#### Exercise details:
Each entry needs to be restated exactly as written.

(Saved entries)
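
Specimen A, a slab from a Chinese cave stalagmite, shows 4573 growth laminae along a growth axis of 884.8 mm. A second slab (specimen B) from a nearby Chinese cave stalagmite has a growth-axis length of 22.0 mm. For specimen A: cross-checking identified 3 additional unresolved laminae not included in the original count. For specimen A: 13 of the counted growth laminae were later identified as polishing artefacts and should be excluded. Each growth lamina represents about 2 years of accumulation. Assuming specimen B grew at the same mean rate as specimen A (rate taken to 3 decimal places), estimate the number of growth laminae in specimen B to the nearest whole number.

Specimen A: correcting the raw count gives 4573 − 13 + 3 = 4563 true growth laminae.
Specimen A: 4563 growth laminae at 2 years each span 4563 × 2 = 9126 years.
A: 884.8 mm over 9126 years gives 884.8 / 9126 ≈ 0.097 mm/yr.
Specimen B: 22.0 mm / 0.097 mm per year = 226.80 years; at 2 years per growth lamina that is 226.80 / 2 ≈ 113 growth laminae.

113 growth laminae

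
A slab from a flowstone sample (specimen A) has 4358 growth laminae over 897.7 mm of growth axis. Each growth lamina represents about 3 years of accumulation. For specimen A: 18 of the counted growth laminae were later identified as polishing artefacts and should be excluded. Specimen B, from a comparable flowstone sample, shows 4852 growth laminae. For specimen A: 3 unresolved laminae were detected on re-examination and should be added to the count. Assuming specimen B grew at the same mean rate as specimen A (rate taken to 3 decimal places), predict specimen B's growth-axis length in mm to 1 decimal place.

Specimen A: after corrections the count is 4358 − 18 + 3 = 4343 growth laminae.
Specimen A: multiplying by 3 years per growth lamina: 4343 × 3 = 13029 years.
A: Mean rate = 897.7 mm / 13029 years ≈ 0.069 mm per year.
Specimen B: at 3 years per growth lamina, 4852 × 3 = 14556 years. For B, 0.069 mm/year × 14556 years = 1004.4 mm.

1004.4 mm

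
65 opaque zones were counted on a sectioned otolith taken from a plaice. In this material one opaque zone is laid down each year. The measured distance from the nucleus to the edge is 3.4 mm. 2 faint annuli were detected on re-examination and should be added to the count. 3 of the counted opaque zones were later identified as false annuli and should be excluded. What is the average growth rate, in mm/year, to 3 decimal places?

0.053 mm/year

Correcting the raw count gives 65 − 3 + 2 = 64 true opaque zones.
3.4 mm over 64 years gives 3.4 / 64 ≈ 0.053 mm/year.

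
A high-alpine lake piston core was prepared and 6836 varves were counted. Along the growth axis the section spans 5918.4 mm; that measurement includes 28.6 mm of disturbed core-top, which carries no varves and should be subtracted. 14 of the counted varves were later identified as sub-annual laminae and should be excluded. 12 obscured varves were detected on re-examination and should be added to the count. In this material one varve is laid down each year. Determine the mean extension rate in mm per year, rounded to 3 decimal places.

0.862 mm per year

True varve count = 6836 − 14 + 12 = 6834.
The growth record spans 5918.4 − 28.6 = 5889.8 mm.
Extension rate ≈ 5889.8 / 6834 = 0.862 mm per year.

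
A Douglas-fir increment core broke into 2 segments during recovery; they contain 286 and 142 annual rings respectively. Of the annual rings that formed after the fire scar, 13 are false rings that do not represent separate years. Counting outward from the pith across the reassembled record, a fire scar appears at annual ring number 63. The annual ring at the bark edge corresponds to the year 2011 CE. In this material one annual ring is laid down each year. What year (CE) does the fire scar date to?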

#### Written response:
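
Specimen A, a slab from a Chinese cave stalagmite, shows 4573 growth laminae along a growth axis of 884.8 mm. A second slab (specimen B) from a nearby Chinese cave stalagmite has a growth-axis length of 22.0 mm. For specimen A: cross-checking identified 3 additional unresolved laminae not included in the original count. For specimen A: 13 of the counted growth laminae were later identified as polishing artefacts and should be excluded. Each growth lamina represents about 2 years of accumulation. Assuming specimen B grew at the same mean rate as specimen A (rate taken to 3 decimal places), estimate the number of growth laminae in specimen B to the nearest whole number.

Specimen A: correcting the raw count gives 4573 − 13 + 3 = 4563 true growth laminae.
Specimen A: 4563 growth laminae at 2 years each span 4563 × 2 = 9126 years.
A: 884.8 mm over 9126 years gives 884.8 / 9126 ≈ 0.097 mm/yr.
Specimen B: 22.0 mm / 0.097 mm per year = 226.80 years; at 2 years per growth lamina that is 226.80 / 2 ≈ 113 growth laminae.

113 growth laminae

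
A slab from a flowstone sample (specimen A) has 4358 growth laminae over 897.7 mm of growth axis. Each growth lamina represents about 3 years of accumulation. For specimen A: 18 of the counted growth laminae were later identified as polishing artefacts and should be excluded. Specimen B, from a comparable flowstone sample, shows 4852 growth laminae. For specimen A: 3 unresolved laminae were detected on re-examination and should be added to the count. Assuming specimen B grew at the same mean rate as specimen A (rate taken to 3 decimal places), predict specimen B's growth-axis length in mm to 1 decimal place.

Specimen A: after corrections the count is 4358 − 18 + 3 = 4343 growth laminae.
Specimen A: multiplying by 3 years per growth lamina: 4343 × 3 = 13029 years.
A: Mean rate = 897.7 mm / 13029 years ≈ 0.069 mm per year.
Specimen B: at 3 years per growth lamina, 4852 × 3 = 14556 years. For B, 0.069 mm/year × 14556 years = 1004.4 mm.

1004.4 mm

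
65 opaque zones were counted on a sectioned otolith taken from a plaice. In this material one opaque zone is laid down each year. The measured distance from the nucleus to the edge is 3.4 mm. 2 faint annuli were detected on re-examination and should be added to the count. 3 of the counted opaque zones were later identified as false annuli and should be excluded. What is the average growth rate, in mm/year, to 3 decimal places?

0.053 mm/year

Correcting the raw count gives 65 − 3 + 2 = 64 true opaque zones.
3.4 mm over 64 years gives 3.4 / 64 ≈ 0.053 mm/year.

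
A high-alpine lake piston core was prepared and 6836 varves were counted. Along the growth axis the section spans 5918.4 mm; that measurement includes 28.6 mm of disturbed core-top, which carries no varves and should be subtracted. 14 of the counted varves were later identified as sub-annual laminae and should be excluded. 12 obscured varves were detected on re-examination and should be added to the count. In this material one varve is laid down each year. Determine the mean extension rate in mm per year, rounded to 3 decimal places.

0.862 mm per year

True varve count = 6836 − 14 + 12 = 6834.
The growth record spans 5918.4 − 28.6 = 5889.8 mm.
Extension rate ≈ 5889.8 / 6834 = 0.862 mm per year.

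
A Douglas-fir increment core broke into 2 segments during recovery; they contain 286 and 142 annual rings respectively. Of the annual rings that formed after the fire scar, 13 are false rings that do not represent separate years. Counting outward from the pith across the reassembled record, a fire scar appears at annual ring number 63. The annual ring at the bark edge corresponds to the year 2011 CE. In this material one annual ring is laid down each year. What year (CE) does the fire scar date to?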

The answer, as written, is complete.